What the task requires: All lines from the one containing "T2: scale by (3, -2)" down to the final line of the entries below: return them exactly.

■ ■ ■ ■

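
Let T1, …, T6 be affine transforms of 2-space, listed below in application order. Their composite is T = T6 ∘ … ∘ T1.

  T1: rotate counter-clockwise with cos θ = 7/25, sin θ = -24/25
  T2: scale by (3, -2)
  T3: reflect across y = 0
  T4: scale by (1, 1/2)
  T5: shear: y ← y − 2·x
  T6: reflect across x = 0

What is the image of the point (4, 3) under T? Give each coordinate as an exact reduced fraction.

T(p) = (-12, -27)

T1 rotate counter-clockwise with cos θ = 7/25, sin θ = -24/25: (4, 3) → (4, -3)
T2 scale by (3, -2): (4, -3) → (12, 6)
T3 reflect across y = 0: (12, 6) → (12, -6)
T4 scale by (1, 1/2): (12, -6) → (12, -3)
T5 shear: y ← y − 2·x: (12, -3) → (12, -27)
T6 reflect across x = 0: (12, -27) → (-12, -27)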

■ ■ ■ ■

Response area:
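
  T2: scale by (3, -2)
  T3: reflect across y = 0
  T4: scale by (1, 1/2)
  T5: shear: y ← y − 2·x
  T6: reflect across x = 0

What is the image of the point (4, 3) under T? Give each coordinate as an exact reduced fraction.

T(p) = (-12, -27)

T1 rotate counter-clockwise with cos θ = 7/25, sin θ = -24/25: (4, 3) → (4, -3)
T2 scale by (3, -2): (4, -3) → (12, 6)
T3 reflect across y = 0: (12, 6) → (12, -6)
T4 scale by (1, 1/2): (12, -6) → (12, -3)
T5 shear: y ← y − 2·x: (12, -3) → (12, -27)
T6 reflect across x = 0: (12, -27) → (-12, -27)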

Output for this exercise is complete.